Requirement –
The output should consist solely of the lines running from the one that contains "Suppose f(x) = -x - 3" through the end of the records below, copied exactly.

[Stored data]
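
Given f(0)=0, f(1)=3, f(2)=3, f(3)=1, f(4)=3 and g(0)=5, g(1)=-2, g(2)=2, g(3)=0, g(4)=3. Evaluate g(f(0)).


5


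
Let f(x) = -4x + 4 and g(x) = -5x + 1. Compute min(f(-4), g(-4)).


f(-4) = 20
g(-4) = 21
min = 20

20


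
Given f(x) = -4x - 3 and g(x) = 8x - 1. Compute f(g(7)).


-223


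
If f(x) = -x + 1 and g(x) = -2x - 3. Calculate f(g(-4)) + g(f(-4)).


f(g(-4)) = -4
g(f(-4)) = -13
Sum = -17

-17


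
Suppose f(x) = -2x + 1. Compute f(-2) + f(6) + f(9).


-23


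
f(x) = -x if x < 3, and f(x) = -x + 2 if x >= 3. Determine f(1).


1 satisfies x < 3
f(1) = -1

-1


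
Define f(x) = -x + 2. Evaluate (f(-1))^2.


f(-1) = 3
(3)^2 = 9

9


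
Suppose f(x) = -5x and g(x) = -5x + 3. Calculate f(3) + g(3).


f(3) = -15
g(3) = -12
Sum = -27

-27


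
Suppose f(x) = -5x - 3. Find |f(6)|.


33


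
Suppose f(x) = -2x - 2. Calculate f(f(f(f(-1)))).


f(-1) = 0
f(0) = -2
f(-2) = 2
f(2) = -6

-6


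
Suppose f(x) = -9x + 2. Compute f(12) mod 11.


f(12) = -106
-106 mod 11 = 4

4


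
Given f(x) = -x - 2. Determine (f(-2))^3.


0


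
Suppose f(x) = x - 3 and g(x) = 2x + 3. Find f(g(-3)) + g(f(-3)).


f(g(-3)) = -6
g(f(-3)) = -9
Sum = -15

-15


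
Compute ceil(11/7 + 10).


11/7 = 1.5714
1.5714 + 10 = 11.5714
ceil(11.5714) = 12

12


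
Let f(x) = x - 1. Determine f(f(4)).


f(4) = 3
f(3) = 2

2


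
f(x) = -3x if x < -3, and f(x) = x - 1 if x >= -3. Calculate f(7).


7 satisfies x >= -3
f(7) = 6

6


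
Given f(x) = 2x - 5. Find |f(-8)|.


21


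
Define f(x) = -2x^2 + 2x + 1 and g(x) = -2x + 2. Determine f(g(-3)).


g(-3) = 8
f(8) = (-2)*(8)^2 + 2*(8) + 1 = -111

-111


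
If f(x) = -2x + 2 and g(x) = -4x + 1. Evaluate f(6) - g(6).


13


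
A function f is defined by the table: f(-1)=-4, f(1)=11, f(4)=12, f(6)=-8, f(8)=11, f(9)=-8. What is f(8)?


Reading from the table at x = 8

11


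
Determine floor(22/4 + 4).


22/4 = 5.5
5.5 + 4 = 9.5
floor(9.5) = 9

9


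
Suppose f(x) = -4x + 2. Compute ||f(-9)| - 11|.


f(-9) = 38
|38| = 38
|38 - 11| = 27

27


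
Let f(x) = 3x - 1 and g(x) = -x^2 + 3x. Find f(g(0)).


g(0) = 0
f(0) = -1

-1


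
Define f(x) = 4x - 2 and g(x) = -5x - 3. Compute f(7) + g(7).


f(7) = 26
g(7) = -38
Sum = -12

-12


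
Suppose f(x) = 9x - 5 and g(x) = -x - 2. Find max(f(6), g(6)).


f(6) = 49
g(6) = -8
max = 49

49


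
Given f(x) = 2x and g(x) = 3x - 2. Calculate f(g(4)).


g(4) = 10
f(10) = 20

20


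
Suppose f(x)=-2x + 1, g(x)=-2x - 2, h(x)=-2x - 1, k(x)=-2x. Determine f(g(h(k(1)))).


k(1) = -2
h(-2) = 3
g(3) = -8
f(-8) = 17

17


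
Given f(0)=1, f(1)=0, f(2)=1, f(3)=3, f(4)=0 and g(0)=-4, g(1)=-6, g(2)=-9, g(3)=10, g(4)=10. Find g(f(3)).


f(3) = 3
g(3) = 10

10


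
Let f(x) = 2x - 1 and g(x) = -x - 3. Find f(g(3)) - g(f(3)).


f(g(3)) = -13
g(f(3)) = -8
Difference = -5

-5


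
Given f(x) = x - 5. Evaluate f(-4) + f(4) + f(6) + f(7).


f(-4) = -9
f(4) = -1
f(6) = 1
f(7) = 2
Sum = -7

-7


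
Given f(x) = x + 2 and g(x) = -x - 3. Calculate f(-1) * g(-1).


f(-1) = 1
g(-1) = -2
Product = -2

-2


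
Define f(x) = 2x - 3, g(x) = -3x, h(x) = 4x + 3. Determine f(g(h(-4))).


h(-4) = -13
g(-13) = 39
f(39) = 75

75


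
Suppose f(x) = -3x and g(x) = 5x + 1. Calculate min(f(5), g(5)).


f(5) = -15
g(5) = 26
min = -15

-15


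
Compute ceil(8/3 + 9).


8/3 = 2.6667
2.6667 + 9 = 11.6667
ceil(11.6667) = 12

12


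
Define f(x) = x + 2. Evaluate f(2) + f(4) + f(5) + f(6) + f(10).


f(2) = 4
f(4) = 6
f(5) = 7
f(6) = 8
f(10) = 12
Sum = 37

37


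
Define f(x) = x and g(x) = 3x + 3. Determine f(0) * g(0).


f(0) = 0
g(0) = 3
Product = 0

0


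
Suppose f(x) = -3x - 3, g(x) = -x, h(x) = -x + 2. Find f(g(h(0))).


h(0) = 2
g(2) = -2
f(-2) = 3

3


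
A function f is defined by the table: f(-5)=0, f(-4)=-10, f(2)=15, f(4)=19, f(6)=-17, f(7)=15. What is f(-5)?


Reading from the table at x = -5

0


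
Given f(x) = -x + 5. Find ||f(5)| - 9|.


f(5) = 0
|0| = 0
|0 - 9| = 9

9


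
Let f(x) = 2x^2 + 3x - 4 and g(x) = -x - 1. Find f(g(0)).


g(0) = -1
f(-1) = 2*(-1)^2 + 3*(-1) - 4 = -5

-5


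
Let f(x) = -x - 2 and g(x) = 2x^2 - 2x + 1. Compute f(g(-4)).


g(-4) = 41
f(41) = -43

-43


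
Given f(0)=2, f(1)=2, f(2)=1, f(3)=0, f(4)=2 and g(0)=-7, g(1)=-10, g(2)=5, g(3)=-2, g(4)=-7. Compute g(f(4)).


5


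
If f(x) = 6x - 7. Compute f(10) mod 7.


4


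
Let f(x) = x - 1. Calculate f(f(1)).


f(1) = 0
f(0) = -1

-1


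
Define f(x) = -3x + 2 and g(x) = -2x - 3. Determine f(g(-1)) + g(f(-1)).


f(g(-1)) = 5
g(f(-1)) = -13
Sum = -8

-8


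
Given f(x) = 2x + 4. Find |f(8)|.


f(8) = 20
|20| = 20

20


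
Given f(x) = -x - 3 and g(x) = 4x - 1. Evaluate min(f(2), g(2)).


f(2) = -5
g(2) = 7
min = -5

-5


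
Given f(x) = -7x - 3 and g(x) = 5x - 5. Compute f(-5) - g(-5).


62


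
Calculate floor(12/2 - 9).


12/2 = 6
6 - 9 = -3
floor(-3) = -3

-3


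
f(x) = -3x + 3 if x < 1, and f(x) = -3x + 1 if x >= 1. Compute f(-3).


-3 satisfies x < 1
f(-3) = 12

12


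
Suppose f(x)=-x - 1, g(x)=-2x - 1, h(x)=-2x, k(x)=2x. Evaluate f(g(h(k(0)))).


k(0) = 0
h(0) = 0
g(0) = -1
f(-1) = 0

0


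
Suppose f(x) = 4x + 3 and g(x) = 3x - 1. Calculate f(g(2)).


g(2) = 5
f(5) = 23

23


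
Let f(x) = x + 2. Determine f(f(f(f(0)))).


f(0) = 2
f(2) = 4
f(4) = 6
f(6) = 8

8


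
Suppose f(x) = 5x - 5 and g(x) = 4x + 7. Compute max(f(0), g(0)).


f(0) = -5
g(0) = 7
max = 7

7


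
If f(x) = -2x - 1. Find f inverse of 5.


Solve -2x - 1 = 5
x = (5 + 1) / (-2) = -3

-3


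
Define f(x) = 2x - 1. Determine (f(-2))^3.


f(-2) = -5
(-5)^3 = -125

-125


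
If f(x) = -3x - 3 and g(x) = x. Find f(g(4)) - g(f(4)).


f(g(4)) = -15
g(f(4)) = -15
Difference = 0

0


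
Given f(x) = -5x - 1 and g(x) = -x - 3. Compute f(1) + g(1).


f(1) = -6
g(1) = -4
Sum = -10

-10


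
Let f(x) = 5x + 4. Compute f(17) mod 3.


f(17) = 89
89 mod 3 = 2

2


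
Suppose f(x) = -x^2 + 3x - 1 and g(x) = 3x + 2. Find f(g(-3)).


g(-3) = -7
f(-7) = (-1)*(-7)^2 + 3*(-7) - 1 = -71

-71


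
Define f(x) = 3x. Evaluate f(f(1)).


f(1) = 3
f(3) = 9

9


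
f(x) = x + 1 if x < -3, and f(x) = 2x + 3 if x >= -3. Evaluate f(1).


1 satisfies x >= -3
f(1) = 5

5


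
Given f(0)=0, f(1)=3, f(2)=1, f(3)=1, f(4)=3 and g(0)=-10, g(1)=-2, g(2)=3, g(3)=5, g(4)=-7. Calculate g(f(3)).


f(3) = 1
g(1) = -2

-2


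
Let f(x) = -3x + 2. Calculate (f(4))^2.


100


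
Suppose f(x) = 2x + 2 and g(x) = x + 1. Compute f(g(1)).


g(1) = 2
f(2) = 6

6


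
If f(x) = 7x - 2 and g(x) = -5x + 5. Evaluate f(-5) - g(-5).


f(-5) = -37
g(-5) = 30
Difference = -67

-67


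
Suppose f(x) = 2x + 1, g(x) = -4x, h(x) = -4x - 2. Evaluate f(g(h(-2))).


h(-2) = 6
g(6) = -24
f(-24) = -47

-47


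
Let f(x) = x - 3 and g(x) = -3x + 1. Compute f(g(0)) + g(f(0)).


f(g(0)) = -2
g(f(0)) = 10
Sum = 8

8


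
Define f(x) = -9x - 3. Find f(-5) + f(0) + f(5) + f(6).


f(-5) = 42
f(0) = -3
f(5) = -48
f(6) = -57
Sum = -66

-66


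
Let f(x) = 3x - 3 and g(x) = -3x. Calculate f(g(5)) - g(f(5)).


f(g(5)) = -48
g(f(5)) = -36
Difference = -12

-12


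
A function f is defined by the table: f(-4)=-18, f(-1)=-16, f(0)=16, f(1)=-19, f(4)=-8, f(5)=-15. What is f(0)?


Reading from the table at x = 0

16


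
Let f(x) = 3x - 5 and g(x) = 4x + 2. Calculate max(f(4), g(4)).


18


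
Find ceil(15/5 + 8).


11


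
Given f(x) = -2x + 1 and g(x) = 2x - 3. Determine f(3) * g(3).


f(3) = -5
g(3) = 3
Product = -15

-15


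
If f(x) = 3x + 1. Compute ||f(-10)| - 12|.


f(-10) = -29
|-29| = 29
|29 - 12| = 17

17


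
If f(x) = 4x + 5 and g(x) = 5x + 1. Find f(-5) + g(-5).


f(-5) = -15
g(-5) = -24
Sum = -39

-39


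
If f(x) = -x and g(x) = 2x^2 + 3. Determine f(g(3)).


g(3) = 21
f(21) = -21

-21


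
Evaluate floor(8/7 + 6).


7


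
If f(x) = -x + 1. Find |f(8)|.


f(8) = -7
|-7| = 7

7


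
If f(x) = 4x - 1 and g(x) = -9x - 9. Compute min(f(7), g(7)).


f(7) = 27
g(7) = -72
min = -72

-72


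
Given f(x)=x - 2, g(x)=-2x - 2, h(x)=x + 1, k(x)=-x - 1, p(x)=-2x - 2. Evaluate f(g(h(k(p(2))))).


p(2) = -6
k(-6) = 5
h(5) = 6
g(6) = -14
f(-14) = -16

-16


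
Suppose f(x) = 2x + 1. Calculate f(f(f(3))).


f(3) = 7
f(7) = 15
f(15) = 31

31


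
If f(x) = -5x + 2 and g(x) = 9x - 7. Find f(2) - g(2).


f(2) = -8
g(2) = 11
Difference = -19

-19


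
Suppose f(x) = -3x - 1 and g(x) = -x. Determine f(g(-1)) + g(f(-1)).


f(g(-1)) = -4
g(f(-1)) = -2
Sum = -6

-6


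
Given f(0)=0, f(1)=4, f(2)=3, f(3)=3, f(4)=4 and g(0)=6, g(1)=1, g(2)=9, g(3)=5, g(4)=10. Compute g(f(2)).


f(2) = 3
g(3) = 5

5


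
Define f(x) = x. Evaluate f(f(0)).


f(0) = 0
f(0) = 0

0


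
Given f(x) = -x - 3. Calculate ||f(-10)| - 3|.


f(-10) = 7
|7| = 7
|7 - 3| = 4

4


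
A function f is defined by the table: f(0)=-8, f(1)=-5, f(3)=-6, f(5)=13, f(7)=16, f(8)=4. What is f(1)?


Reading from the table at x = 1

-5


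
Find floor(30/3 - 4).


30/3 = 10
10 - 4 = 6
floor(6) = 6

6


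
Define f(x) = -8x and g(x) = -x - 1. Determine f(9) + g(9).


f(9) = -72
g(9) = -10
Sum = -82

-82


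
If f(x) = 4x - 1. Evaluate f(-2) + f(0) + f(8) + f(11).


f(-2) = -9
f(0) = -1
f(8) = 31
f(11) = 43
Sum = 64

64


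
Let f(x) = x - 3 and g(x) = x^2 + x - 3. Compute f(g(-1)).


g(-1) = -3
f(-3) = -6

-6


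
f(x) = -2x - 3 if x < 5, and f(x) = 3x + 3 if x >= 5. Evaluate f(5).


18


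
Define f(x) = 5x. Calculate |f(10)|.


f(10) = 50
|50| = 50

50


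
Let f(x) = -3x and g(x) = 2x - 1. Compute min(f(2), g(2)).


-6


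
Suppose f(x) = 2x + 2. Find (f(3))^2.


f(3) = 8
(8)^2 = 64

64


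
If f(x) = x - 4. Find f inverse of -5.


Solve x - 4 = -5
x = (-5 + 4) / 1 = -1

-1


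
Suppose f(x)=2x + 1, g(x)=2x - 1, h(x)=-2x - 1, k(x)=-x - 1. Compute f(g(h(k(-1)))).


k(-1) = 0
h(0) = -1
g(-1) = -3
f(-3) = -5

-5


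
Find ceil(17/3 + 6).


17/3 = 5.6667
5.6667 + 6 = 11.6667
ceil(11.6667) = 12

12


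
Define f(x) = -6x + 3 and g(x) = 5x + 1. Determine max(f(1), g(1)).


f(1) = -3
g(1) = 6
max = 6

6


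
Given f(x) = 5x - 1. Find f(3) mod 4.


f(3) = 14
14 mod 4 = 2

2


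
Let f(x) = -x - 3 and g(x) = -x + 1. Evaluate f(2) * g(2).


f(2) = -5
g(2) = -1
Product = 5

5


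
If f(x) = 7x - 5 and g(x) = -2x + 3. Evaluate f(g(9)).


g(9) = -15
f(-15) = -110

-110


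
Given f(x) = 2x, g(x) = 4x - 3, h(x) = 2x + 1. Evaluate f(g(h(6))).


h(6) = 13
g(13) = 49
f(49) = 98

98


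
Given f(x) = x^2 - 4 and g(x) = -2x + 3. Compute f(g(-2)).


g(-2) = 7
f(7) = 1*(7)^2 - 4 = 45

45


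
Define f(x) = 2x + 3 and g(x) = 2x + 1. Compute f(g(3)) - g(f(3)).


f(g(3)) = 17
g(f(3)) = 19
Difference = -2

-2


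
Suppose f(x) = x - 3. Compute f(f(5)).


-1


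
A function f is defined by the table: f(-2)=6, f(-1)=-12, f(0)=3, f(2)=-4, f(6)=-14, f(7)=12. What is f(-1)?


Reading from the table at x = -1

-12


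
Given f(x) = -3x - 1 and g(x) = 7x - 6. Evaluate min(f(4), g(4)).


f(4) = -13
g(4) = 22
min = -13

-13


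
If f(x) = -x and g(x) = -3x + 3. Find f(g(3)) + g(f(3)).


f(g(3)) = 6
g(f(3)) = 12
Sum = 18

18


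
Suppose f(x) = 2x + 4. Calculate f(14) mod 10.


f(14) = 32
32 mod 10 = 2

2


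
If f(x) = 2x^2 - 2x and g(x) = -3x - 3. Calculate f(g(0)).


24


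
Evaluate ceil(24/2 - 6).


24/2 = 12
12 - 6 = 6
ceil(6) = 6

6


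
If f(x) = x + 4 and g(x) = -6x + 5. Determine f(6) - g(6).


41


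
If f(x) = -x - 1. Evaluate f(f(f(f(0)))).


f(0) = -1
f(-1) = 0
f(0) = -1
f(-1) = 0

0


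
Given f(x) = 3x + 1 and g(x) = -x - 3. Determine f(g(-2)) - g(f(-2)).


f(g(-2)) = -2
g(f(-2)) = 2
Difference = -4

-4


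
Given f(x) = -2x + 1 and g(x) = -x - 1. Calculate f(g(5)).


g(5) = -6
f(-6) = 13

13


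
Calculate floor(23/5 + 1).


5


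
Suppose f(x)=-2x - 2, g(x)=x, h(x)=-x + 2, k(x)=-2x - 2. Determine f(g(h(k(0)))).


-10


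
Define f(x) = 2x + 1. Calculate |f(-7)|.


f(-7) = -13
|-13| = 13

13


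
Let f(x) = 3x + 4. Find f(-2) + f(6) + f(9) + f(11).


f(-2) = -2
f(6) = 22
f(9) = 31
f(11) = 37
Sum = 88

88


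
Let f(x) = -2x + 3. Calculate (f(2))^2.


f(2) = -1
(-1)^2 = 1

1


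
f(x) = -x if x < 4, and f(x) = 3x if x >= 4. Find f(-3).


-3 satisfies x < 4
f(-3) = 3

3


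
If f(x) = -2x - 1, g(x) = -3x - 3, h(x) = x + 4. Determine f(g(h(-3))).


h(-3) = 1
g(1) = -6
f(-6) = 11

11


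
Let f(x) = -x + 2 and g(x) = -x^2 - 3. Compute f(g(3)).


14


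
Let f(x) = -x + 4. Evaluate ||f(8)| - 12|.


f(8) = -4
|-4| = 4
|4 - 12| = 8

8


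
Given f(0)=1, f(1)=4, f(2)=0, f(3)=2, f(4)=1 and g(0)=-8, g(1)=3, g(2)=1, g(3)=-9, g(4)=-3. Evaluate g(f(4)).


f(4) = 1
g(1) = 3

3


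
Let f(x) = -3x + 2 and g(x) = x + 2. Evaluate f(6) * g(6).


-128


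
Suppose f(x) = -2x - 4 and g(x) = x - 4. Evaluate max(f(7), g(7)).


3


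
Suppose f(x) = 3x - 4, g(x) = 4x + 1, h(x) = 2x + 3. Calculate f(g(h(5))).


h(5) = 13
g(13) = 53
f(53) = 155

155


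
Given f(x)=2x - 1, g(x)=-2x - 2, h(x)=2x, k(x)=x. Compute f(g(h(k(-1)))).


k(-1) = -1
h(-1) = -2
g(-2) = 2
f(2) = 3

3


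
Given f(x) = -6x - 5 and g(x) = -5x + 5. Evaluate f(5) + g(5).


f(5) = -35
g(5) = -20
Sum = -55

-55


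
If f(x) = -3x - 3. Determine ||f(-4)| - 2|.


f(-4) = 9
|9| = 9
|9 - 2| = 7

7


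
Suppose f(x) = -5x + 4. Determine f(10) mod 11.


9


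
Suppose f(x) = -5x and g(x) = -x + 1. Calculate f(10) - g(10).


f(10) = -50
g(10) = -9
Difference = -41

-41


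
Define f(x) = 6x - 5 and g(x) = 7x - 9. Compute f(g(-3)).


g(-3) = -30
f(-30) = -185

-185


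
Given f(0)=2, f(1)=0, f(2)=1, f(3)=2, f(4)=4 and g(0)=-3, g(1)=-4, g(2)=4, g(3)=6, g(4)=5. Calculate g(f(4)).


f(4) = 4
g(4) = 5

5


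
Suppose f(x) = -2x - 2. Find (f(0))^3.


-8


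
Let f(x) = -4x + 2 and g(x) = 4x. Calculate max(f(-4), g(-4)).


f(-4) = 18
g(-4) = -16
max = 18

18


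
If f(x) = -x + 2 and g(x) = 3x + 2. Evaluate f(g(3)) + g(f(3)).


f(g(3)) = -9
g(f(3)) = -1
Sum = -10

-10


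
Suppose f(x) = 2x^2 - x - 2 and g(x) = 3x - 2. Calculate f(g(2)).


g(2) = 4
f(4) = 2*(4)^2 - 1*(4) - 2 = 26

26


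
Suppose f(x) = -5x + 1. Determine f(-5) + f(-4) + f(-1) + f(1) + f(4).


f(-5) = 26
f(-4) = 21
f(-1) = 6
f(1) = -4
f(4) = -19
Sum = 30

30


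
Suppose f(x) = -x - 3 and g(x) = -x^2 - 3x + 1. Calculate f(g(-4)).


g(-4) = -3
f(-3) = 0

0


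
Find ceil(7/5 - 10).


7/5 = 1.4
1.4 - 10 = -8.6
ceil(-8.6) = -8

-8


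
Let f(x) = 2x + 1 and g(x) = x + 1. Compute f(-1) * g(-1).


0


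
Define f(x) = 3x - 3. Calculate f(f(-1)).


f(-1) = -6
f(-6) = -21

-21


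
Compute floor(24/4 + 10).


24/4 = 6
6 + 10 = 16
floor(16) = 16

16


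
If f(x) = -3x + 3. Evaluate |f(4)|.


f(4) = -9
|-9| = 9

9


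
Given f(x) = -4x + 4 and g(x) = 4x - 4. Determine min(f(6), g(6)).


f(6) = -20
g(6) = 20
min = -20

-20


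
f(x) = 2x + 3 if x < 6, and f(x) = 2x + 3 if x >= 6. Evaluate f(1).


1 satisfies x < 6
f(1) = 5

5


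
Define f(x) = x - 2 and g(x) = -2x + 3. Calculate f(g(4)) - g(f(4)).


f(g(4)) = -7
g(f(4)) = -1
Difference = -6

-6


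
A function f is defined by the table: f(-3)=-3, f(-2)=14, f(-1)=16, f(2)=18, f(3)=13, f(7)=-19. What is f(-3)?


Reading from the table at x = -3

-3


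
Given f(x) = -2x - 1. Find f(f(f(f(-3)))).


f(-3) = 5
f(5) = -11
f(-11) = 21
f(21) = -43

-43


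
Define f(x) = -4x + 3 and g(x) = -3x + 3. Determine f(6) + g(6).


-36


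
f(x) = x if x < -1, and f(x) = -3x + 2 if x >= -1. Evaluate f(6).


6 satisfies x >= -1
f(6) = -16

-16


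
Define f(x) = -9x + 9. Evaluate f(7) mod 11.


f(7) = -54
-54 mod 11 = 1

1


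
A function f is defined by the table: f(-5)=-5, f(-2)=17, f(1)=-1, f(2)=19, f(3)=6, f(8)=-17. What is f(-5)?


Reading from the table at x = -5

-5


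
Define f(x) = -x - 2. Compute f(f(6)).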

Result of the task –
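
Suppose f(x) = -x - 3 and g(x) = -x^2 - 3x + 1. Calculate f(g(-4)).


g(-4) = -3
f(-3) = 0

0


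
Find ceil(7/5 - 10).


7/5 = 1.4
1.4 - 10 = -8.6
ceil(-8.6) = -8

-8


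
Let f(x) = 2x + 1 and g(x) = x + 1. Compute f(-1) * g(-1).


0


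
Define f(x) = 3x - 3. Calculate f(f(-1)).


f(-1) = -6
f(-6) = -21

-21


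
Compute floor(24/4 + 10).


24/4 = 6
6 + 10 = 16
floor(16) = 16

16


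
If f(x) = -3x + 3. Evaluate |f(4)|.


f(4) = -9
|-9| = 9

9


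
Given f(x) = -4x + 4 and g(x) = 4x - 4. Determine min(f(6), g(6)).


f(6) = -20
g(6) = 20
min = -20

-20


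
f(x) = 2x + 3 if x < 6, and f(x) = 2x + 3 if x >= 6. Evaluate f(1).


1 satisfies x < 6
f(1) = 5

5


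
Define f(x) = x - 2 and g(x) = -2x + 3. Calculate f(g(4)) - g(f(4)).


f(g(4)) = -7
g(f(4)) = -1
Difference = -6

-6


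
A function f is defined by the table: f(-3)=-3, f(-2)=14, f(-1)=16, f(2)=18, f(3)=13, f(7)=-19. What is f(-3)?


Reading from the table at x = -3

-3


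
Given f(x) = -2x - 1. Find f(f(f(f(-3)))).


f(-3) = 5
f(5) = -11
f(-11) = 21
f(21) = -43

-43


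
Define f(x) = -4x + 3 and g(x) = -3x + 3. Determine f(6) + g(6).


-36


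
f(x) = x if x < -1, and f(x) = -3x + 2 if x >= -1. Evaluate f(6).


6 satisfies x >= -1
f(6) = -16

-16


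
Define f(x) = -9x + 9. Evaluate f(7) mod 11.


f(7) = -54
-54 mod 11 = 1

1


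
A function f is defined by the table: f(-5)=-5, f(-2)=17, f(1)=-1, f(2)=19, f(3)=6, f(8)=-17. What is f(-5)?


Reading from the table at x = -5

-5


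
Define f(x) = -x - 2. Compute f(f(6)).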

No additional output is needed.